[DATASET RECORDS]
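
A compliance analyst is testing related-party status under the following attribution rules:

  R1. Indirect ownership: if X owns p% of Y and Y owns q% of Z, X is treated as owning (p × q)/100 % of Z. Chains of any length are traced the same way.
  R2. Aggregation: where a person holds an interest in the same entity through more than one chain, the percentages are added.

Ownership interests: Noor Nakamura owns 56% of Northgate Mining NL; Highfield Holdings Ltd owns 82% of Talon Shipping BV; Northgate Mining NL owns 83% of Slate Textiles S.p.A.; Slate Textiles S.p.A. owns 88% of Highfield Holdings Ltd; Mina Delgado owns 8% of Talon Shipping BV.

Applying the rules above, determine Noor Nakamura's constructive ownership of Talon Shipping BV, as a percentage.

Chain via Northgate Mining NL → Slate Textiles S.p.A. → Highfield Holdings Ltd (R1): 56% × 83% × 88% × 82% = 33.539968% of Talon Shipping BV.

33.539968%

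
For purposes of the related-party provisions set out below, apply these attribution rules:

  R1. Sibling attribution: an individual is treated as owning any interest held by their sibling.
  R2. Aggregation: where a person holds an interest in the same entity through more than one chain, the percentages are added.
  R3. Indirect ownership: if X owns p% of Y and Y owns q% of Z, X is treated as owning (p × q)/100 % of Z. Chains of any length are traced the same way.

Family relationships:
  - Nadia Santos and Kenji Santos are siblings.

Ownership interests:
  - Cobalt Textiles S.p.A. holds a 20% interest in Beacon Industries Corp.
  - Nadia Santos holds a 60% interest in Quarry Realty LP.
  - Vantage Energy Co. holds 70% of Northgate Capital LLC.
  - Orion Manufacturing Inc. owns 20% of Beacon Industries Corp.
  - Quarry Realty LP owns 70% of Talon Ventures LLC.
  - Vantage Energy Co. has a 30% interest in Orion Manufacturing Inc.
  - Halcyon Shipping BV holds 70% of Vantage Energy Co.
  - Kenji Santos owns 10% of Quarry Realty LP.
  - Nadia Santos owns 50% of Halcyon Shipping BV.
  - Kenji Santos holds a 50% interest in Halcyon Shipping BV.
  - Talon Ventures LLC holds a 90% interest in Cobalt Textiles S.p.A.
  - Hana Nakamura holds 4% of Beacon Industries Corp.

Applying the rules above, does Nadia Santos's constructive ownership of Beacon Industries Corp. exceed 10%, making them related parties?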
[/DATASET RECORDS]
[DATASET RECORDS]
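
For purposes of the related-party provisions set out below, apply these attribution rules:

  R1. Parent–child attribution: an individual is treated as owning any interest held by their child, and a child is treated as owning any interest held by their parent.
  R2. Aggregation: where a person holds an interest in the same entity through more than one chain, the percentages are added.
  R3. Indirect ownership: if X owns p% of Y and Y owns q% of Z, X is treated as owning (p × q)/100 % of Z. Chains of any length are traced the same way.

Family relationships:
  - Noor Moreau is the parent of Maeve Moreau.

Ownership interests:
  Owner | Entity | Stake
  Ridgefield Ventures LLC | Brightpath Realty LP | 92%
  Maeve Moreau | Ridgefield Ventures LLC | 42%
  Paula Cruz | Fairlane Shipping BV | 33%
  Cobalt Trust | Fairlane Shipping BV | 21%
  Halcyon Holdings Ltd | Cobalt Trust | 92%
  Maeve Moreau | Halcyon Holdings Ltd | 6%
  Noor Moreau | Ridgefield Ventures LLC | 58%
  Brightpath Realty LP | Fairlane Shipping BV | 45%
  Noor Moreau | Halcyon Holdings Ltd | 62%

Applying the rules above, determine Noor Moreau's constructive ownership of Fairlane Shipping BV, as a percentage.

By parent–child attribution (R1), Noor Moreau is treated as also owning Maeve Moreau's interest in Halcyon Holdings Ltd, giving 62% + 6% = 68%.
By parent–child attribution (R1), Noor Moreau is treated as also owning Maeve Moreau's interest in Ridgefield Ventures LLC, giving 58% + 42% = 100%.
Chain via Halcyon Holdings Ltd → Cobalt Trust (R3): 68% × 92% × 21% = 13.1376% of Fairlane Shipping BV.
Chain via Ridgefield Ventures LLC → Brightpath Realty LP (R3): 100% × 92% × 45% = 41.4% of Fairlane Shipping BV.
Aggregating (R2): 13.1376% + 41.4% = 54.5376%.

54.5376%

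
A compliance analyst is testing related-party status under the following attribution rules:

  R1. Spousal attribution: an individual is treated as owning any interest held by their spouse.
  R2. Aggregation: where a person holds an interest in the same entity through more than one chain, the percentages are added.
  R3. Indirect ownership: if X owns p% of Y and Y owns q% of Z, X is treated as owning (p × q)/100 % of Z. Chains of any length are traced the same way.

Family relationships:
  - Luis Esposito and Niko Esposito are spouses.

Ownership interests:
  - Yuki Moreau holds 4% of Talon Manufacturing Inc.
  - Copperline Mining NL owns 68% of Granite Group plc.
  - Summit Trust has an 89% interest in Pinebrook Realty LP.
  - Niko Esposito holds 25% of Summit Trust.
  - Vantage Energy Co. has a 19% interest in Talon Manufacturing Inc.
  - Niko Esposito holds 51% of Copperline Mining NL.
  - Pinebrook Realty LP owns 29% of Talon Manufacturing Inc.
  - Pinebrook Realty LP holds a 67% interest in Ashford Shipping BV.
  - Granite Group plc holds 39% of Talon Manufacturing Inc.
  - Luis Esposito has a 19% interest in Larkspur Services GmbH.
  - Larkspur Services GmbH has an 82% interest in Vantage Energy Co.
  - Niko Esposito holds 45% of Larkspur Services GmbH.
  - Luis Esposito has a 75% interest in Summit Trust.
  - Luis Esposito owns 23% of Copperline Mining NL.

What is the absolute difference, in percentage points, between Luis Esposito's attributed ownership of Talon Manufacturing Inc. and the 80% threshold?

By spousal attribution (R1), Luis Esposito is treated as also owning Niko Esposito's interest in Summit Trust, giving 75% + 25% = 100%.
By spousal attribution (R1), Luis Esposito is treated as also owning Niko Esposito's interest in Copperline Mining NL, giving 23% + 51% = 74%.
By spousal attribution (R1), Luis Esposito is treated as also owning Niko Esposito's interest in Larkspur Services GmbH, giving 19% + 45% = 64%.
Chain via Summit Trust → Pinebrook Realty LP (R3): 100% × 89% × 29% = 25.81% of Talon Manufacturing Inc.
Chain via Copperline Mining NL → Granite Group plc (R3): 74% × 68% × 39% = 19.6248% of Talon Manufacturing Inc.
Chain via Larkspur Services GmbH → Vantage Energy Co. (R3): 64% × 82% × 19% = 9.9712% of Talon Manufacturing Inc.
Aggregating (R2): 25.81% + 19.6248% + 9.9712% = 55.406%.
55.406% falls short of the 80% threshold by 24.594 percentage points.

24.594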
[/DATASET RECORDS]
[DATASET RECORDS]
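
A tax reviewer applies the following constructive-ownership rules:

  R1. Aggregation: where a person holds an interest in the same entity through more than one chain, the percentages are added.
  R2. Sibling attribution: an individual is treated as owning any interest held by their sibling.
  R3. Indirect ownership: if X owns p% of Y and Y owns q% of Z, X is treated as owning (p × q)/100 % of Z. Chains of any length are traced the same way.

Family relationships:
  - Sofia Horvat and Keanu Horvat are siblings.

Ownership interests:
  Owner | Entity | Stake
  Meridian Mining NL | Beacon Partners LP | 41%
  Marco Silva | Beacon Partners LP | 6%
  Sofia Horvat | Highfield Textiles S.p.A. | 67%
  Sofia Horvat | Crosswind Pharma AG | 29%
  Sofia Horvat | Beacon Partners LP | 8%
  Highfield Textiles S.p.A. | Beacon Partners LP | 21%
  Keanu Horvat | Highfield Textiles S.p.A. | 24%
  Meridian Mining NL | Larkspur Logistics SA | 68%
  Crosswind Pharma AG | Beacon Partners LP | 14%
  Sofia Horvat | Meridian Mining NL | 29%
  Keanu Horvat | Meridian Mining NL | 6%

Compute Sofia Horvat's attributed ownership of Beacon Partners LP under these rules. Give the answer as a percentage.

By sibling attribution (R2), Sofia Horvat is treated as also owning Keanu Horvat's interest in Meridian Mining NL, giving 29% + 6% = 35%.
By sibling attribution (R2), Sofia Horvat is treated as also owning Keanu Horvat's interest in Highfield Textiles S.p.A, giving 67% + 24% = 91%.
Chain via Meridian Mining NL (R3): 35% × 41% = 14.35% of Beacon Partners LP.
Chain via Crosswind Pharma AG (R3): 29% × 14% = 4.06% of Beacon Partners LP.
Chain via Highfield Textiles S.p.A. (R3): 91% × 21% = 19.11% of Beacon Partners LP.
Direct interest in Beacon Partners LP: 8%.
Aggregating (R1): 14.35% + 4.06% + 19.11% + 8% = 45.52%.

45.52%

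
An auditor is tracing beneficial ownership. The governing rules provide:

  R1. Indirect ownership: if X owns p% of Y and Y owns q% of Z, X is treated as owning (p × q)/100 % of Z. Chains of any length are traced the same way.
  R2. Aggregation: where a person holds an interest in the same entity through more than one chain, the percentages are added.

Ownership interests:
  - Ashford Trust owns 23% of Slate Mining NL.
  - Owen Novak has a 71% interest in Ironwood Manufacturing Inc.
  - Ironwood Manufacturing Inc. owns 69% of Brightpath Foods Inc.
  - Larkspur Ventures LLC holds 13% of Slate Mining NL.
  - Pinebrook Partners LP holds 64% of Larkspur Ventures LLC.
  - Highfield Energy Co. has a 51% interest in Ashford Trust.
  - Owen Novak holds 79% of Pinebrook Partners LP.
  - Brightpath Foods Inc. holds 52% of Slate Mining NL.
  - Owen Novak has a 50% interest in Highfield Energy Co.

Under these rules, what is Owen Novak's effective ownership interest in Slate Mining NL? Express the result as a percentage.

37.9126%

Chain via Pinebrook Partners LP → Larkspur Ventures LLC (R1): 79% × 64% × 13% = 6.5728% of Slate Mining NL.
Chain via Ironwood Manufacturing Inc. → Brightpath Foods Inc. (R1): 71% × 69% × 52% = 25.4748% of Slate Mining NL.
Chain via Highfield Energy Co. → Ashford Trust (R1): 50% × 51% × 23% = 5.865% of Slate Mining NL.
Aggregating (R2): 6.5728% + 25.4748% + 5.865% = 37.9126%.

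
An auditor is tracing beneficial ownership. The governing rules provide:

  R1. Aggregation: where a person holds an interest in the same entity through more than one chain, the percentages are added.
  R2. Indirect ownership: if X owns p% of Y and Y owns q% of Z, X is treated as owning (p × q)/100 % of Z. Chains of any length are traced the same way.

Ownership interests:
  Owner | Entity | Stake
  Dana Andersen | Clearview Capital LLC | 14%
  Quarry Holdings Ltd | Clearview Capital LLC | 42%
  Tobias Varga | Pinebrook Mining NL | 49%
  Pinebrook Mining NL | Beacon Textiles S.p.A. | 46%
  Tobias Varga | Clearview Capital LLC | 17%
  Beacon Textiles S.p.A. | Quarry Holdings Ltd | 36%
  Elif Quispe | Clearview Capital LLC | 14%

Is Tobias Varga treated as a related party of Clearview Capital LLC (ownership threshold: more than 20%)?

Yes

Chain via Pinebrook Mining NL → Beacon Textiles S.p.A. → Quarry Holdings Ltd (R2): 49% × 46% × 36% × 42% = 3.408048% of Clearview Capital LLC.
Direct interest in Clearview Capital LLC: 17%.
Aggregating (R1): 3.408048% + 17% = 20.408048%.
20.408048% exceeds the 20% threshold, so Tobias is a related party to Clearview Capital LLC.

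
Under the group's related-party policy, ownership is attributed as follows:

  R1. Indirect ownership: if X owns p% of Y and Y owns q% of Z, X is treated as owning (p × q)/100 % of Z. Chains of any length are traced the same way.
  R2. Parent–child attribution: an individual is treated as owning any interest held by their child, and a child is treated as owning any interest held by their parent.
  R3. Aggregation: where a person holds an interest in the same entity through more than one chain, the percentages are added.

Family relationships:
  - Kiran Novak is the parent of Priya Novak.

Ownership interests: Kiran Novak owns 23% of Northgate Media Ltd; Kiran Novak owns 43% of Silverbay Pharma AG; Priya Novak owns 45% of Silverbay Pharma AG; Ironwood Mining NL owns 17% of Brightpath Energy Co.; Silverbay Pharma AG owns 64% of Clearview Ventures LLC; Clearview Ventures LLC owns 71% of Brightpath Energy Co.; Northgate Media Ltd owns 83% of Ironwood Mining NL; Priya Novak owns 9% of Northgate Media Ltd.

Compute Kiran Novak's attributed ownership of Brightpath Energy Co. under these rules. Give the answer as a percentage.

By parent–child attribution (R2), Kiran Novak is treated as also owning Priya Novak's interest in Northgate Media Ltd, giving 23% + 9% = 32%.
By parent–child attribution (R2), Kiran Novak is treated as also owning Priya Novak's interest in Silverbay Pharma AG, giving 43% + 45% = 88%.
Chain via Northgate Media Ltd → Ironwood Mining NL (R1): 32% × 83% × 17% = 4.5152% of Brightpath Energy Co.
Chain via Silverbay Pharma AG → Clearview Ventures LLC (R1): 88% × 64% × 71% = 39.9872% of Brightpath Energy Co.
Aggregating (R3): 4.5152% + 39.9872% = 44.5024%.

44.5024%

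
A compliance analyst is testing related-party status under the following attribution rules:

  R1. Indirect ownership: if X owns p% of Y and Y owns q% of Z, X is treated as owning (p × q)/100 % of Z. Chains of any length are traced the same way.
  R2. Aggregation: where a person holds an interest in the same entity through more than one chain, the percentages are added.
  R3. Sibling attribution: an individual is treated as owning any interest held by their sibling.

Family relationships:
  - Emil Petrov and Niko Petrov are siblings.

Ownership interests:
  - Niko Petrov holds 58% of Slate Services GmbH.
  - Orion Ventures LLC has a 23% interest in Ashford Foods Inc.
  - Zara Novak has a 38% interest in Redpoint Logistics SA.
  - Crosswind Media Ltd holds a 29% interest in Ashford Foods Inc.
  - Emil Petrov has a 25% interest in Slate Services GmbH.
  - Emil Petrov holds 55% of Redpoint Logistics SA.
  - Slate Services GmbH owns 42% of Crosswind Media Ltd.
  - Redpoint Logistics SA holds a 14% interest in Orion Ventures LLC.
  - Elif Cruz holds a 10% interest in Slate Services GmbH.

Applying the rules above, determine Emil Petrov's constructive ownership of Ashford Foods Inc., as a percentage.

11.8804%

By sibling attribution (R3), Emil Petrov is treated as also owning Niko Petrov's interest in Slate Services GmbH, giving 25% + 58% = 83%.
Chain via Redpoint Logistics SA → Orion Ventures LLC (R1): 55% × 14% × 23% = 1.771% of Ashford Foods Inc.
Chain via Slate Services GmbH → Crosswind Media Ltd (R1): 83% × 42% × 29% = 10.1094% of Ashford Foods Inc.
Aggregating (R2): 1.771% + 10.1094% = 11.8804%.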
[/DATASET RECORDS]
• PROBLEM TO SOLVE
Out of the data above, transcribe exactly and only the lines starting with the line that has "Dana Andersen | Clearview Capital LLC | 14%" and going on through the line that has "Elif Quispe | Clearview Capital LLC | 14%", both included.

• WRITTEN SOLUTION
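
  Dana Andersen | Clearview Capital LLC | 14%
  Quarry Holdings Ltd | Clearview Capital LLC | 42%
  Tobias Varga | Pinebrook Mining NL | 49%
  Pinebrook Mining NL | Beacon Textiles S.p.A. | 46%
  Tobias Varga | Clearview Capital LLC | 17%
  Beacon Textiles S.p.A. | Quarry Holdings Ltd | 36%
  Elif Quispe | Clearview Capital LLC | 14%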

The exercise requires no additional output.